▶ _Work request_:
Nothing should appear in the answer except the lines from the one containing "A clip — a sports" through the end of the records below, written out exactly.

Stored data:
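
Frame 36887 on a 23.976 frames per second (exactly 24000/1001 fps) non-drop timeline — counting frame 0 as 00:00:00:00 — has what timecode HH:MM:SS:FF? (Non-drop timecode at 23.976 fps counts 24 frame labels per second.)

36887 ÷ 24 = 1536 full seconds, remainder 23 frames.
1536 s = 0 h 25 min 36 s.
Timecode: 00:25:36:23.

00:25:36:23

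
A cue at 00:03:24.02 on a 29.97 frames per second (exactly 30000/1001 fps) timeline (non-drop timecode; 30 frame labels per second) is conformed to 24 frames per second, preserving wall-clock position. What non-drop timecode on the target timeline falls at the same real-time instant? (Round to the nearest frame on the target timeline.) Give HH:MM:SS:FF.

Source frame index: (0×3600 + 3×60 + 24) × 30 + 2 = 6122.
Real time: 6122 / (30000/1001) = 3064061/15000 s.
Target frame: (3064061/15000) × (24) = 3064061/625 ≈ 4902.498 → 4902.
At 24 labels/s: frame 4902 → 00:03:24:06.

00:03:24:06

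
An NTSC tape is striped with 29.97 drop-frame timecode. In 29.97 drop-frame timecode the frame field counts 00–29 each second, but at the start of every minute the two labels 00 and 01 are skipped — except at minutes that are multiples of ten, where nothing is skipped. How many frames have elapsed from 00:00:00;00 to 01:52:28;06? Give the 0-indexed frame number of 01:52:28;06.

202244

As if non-drop at 30 labels/s: (1 × 3600 + 52 × 60 + 28) × 30 + 6 = 202446.
Minute boundaries passed: 112; those not divisible by 10: 112 − 11 = 101; dropped labels = 2 × 101 = 202.
Actual frame index = 202446 − 202 = 202244.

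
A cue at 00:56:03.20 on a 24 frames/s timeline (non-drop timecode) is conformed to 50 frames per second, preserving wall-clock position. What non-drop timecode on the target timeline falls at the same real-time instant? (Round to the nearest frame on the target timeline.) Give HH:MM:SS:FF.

00:56:03:42

Source frame index: (0×3600 + 56×60 + 3) × 24 + 20 = 80732.
Real time: 80732 / (24) = 20183/6 s.
Target frame: (20183/6) × (50) = 504575/3 ≈ 168191.667 → 168192.
At 50 labels/s: frame 168192 → 00:56:03:42.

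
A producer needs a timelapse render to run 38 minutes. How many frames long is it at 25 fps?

38 min = 2280 s.
Frames = 2280 × 25 = 57000.

57000 frames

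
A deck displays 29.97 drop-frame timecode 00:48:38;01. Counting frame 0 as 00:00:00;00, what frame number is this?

87453

Complete 10-minute blocks: 4, each 17982 frames → 71928.
Remaining 8 whole minutes in the current block: 1800 + 7 × 1798 = 14386 frames.
Within the current minute: 38 × 30 + 1 − 2 = 1139 (labels ;00/;01 skipped at this minute). Total = 71928 + 14386 + 1139 = 87453.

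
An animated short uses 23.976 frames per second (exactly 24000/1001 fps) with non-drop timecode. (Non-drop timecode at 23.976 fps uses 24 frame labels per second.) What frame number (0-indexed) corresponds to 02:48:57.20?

Total seconds to the label: (2 × 3600 + 48 × 60 + 57) = 10137.
Frame index = 10137 × 24 + 20 = 243308.

243308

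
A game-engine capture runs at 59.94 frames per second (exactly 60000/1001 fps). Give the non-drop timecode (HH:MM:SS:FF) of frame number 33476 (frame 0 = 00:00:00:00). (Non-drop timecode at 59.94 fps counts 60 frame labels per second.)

00:09:17:56

33476 ÷ 60 = 557 full seconds, remainder 56 frames.
557 s = 0 h 9 min 17 s.
Timecode: 00:09:17:56.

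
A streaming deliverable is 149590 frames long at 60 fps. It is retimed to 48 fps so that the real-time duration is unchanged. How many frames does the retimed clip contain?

119672 frames

Target frames = source frames × (target rate / source rate) = 149590 × (48)/(60) = 149590 × 4/5 = 119672.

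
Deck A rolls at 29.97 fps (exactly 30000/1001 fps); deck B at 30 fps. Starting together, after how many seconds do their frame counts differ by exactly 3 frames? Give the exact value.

100.1 seconds

The gap grows by |30 − 30000/1001| = 30/1001 frames per second.
Time for a 3-frame gap: 3 ÷ (30/1001) = 100.1 s.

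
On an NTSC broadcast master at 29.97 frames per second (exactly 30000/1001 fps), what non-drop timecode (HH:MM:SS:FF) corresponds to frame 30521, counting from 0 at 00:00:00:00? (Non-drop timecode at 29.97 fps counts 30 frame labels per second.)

00:16:57:11

30521 ÷ 30 = 1017 full seconds, remainder 11 frames.
1017 s = 0 h 16 min 57 s.
Timecode: 00:16:57:11.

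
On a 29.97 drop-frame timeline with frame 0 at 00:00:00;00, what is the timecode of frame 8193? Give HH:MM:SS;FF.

00:04:33;11

Each 10-minute DF block holds 10 × 60 × 30 − 9 × 2 = 17982 frames. 8193 ÷ 17982 → 0 full blocks, remainder 8193.
Within the partial block the first minute is 1800 frames and each further minute 1798, so 4 further minute boundaries passed. Total skipped labels = 18 × 0 + 2 × 4 = 8.
Non-drop label index = 8193 + 8 = 8201; at 30 labels/s that is 00:04:33:11, i.e. DF 00:04:33;11.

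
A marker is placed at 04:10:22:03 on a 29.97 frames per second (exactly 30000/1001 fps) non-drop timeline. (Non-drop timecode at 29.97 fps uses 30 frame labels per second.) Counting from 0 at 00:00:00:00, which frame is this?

Total seconds to the label: (4 × 3600 + 10 × 60 + 22) = 15022.
Frame index = 15022 × 30 + 3 = 450663.

frame 450663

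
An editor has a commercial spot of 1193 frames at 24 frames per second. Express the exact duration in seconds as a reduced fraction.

Running time = 1193 ÷ (24) = 1193 × 1/24 = 1193/24 s.

1193/24 seconds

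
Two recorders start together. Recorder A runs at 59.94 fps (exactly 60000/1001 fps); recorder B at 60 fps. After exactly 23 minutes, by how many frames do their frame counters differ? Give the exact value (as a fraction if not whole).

82800/1001 frames

23 min = 1380 s.
A emits 60000/1001 × 1380 = 82800000/1001 frames; B emits 60 × 1380 = 82800.
Difference = 82800/1001 frames (≈ 82.7173); B is ahead of A.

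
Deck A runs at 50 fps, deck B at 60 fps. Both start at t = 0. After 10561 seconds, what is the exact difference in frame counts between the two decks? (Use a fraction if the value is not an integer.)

105610 frames

A emits 50 × 10561 = 528050 frames; B emits 60 × 10561 = 633660.
Difference = 105610 frames; B is ahead of A.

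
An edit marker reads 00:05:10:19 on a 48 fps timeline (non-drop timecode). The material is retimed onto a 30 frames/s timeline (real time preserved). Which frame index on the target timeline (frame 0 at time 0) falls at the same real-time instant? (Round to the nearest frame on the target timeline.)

Source frame index: (0×3600 + 5×60 + 10) × 48 + 19 = 14899.
Real time: 14899 / (48) = 14899/48 s.
Target frame: (14899/48) × (30) = 74495/8 ≈ 9311.875 → 9312.

frame 9312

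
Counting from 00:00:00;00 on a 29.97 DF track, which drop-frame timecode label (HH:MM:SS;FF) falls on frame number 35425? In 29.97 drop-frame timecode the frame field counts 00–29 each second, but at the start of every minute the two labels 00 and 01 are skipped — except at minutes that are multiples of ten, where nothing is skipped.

00:19:42;01

Each 10-minute DF block holds 10 × 60 × 30 − 9 × 2 = 17982 frames. 35425 ÷ 17982 → 1 full block, remainder 17443.
Within the partial block the first minute is 1800 frames and each further minute 1798, so 9 further minute boundaries passed. Total skipped labels = 18 × 1 + 2 × 9 = 36.
Non-drop label index = 35425 + 36 = 35461; at 30 labels/s that is 00:19:42:01, i.e. DF 00:19:42;01.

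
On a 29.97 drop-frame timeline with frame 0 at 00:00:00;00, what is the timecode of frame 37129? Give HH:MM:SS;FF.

Ten DF minutes hold 17982 frames, so frame 37129 lies in block 2 (frames 35964–53945) with 1165 frames into that block.
The block's first minute is 1800 frames and the rest 1798 each; 1165 frames reaches minute 0, so 2 × 18 + 0 × 2 = 36 labels have been skipped so far.
Adding those back, label number 37129 + 36 = 37165 at 30 labels/s is 1238 s + 25 f = 0 h 20 min 38 s frame 25, i.e. 00:20:38;25.

00:20:38;25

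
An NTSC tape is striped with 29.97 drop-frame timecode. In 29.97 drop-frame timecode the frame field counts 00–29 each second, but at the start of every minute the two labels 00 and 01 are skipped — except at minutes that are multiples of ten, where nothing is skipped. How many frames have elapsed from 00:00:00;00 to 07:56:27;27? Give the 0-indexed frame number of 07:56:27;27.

Complete 10-minute blocks: 47, each 17982 frames → 845154.
Remaining 6 whole minutes in the current block: 1800 + 5 × 1798 = 10790 frames.
Within the current minute: 27 × 30 + 27 − 2 = 835 (labels ;00/;01 skipped at this minute). Total = 845154 + 10790 + 835 = 856779.

856779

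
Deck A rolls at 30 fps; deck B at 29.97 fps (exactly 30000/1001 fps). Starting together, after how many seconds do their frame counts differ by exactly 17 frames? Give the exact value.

17017/30 seconds

The gap grows by |30000/1001 − 30| = 30/1001 frames per second.
Time for a 17-frame gap: 17 ÷ (30/1001) = 17017/30 s.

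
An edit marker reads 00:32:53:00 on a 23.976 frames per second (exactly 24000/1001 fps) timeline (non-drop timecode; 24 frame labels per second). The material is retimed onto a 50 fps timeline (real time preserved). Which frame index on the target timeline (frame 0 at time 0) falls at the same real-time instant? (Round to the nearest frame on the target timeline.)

frame 98749

Source frame index: (0×3600 + 32×60 + 53) × 24 + 0 = 47352.
Real time: 47352 / (24000/1001) = 1974973/1000 s.
Target frame: (1974973/1000) × (50) = 1974973/20 ≈ 98748.650 → 98749.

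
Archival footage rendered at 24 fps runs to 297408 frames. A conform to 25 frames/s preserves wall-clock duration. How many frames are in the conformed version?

Frames at target rate = 297408 × (25) / (24) = 309800.

309800 frames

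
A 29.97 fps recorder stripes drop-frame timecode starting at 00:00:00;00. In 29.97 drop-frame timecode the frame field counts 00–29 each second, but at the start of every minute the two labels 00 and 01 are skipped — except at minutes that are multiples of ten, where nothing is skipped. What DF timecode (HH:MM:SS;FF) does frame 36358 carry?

00:20:13;04

Each 10-minute DF block holds 10 × 60 × 30 − 9 × 2 = 17982 frames. 36358 ÷ 17982 → 2 full blocks, remainder 394.
Within the partial block the first minute is 1800 frames and each further minute 1798, so 0 further minute boundaries passed. Total skipped labels = 18 × 2 + 2 × 0 = 36.
Non-drop label index = 36358 + 36 = 36394; at 30 labels/s that is 00:20:13:04, i.e. DF 00:20:13;04.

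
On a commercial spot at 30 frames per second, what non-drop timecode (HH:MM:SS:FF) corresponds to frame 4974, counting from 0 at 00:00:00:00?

4974 ÷ 30 = 165 full seconds, remainder 24 frames.
165 s = 0 h 2 min 45 s.
Timecode: 00:02:45:24.

00:02:45:24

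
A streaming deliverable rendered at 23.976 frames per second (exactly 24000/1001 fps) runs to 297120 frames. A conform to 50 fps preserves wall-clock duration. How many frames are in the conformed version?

Target frames = source frames × (target rate / source rate) = 297120 × (50)/(24000/1001) = 297120 × 1001/480 = 619619.

619619 frames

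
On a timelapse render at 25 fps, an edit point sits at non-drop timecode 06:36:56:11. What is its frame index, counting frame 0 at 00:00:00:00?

Total seconds to the label: (6 × 3600 + 36 × 60 + 56) = 23816.
Frame index = 23816 × 25 + 11 = 595411.

frame 595411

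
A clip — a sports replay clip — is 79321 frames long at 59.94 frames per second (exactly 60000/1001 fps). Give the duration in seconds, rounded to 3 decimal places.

Running time = 79321 × 1001/60000 = 79400321/60000 s ≈ 1323.339 s.

1323.339 seconds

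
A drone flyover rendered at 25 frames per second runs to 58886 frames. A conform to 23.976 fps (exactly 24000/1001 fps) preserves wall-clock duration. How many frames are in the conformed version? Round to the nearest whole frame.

56474 frames

Frames at target rate = 58886 × (24000/1001) / (25) = 56530560/1001 ≈ 56474.086.
Nearest whole frame: 56474.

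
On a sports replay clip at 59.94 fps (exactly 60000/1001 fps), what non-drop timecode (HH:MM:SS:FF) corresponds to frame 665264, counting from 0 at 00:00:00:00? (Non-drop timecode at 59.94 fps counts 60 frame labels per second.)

03:04:47:44

665264 ÷ 60 = 11087 full seconds, remainder 44 frames.
11087 s = 3 h 4 min 47 s.
Timecode: 03:04:47:44.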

▶ _Response to this task_:
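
A clip — a sports replay clip — is 79321 frames long at 59.94 frames per second (exactly 60000/1001 fps). Give the duration in seconds, rounded to 3 decimal places.

Running time = 79321 × 1001/60000 = 79400321/60000 s ≈ 1323.339 s.

1323.339 seconds

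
A drone flyover rendered at 25 frames per second runs to 58886 frames. A conform to 23.976 fps (exactly 24000/1001 fps) preserves wall-clock duration. How many frames are in the conformed version? Round to the nearest whole frame.

56474 frames

Frames at target rate = 58886 × (24000/1001) / (25) = 56530560/1001 ≈ 56474.086.
Nearest whole frame: 56474.

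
On a sports replay clip at 59.94 fps (exactly 60000/1001 fps), what non-drop timecode (HH:MM:SS:FF) corresponds to frame 665264, counting from 0 at 00:00:00:00? (Non-drop timecode at 59.94 fps counts 60 frame labels per second.)

03:04:47:44

665264 ÷ 60 = 11087 full seconds, remainder 44 frames.
11087 s = 3 h 4 min 47 s.
Timecode: 03:04:47:44.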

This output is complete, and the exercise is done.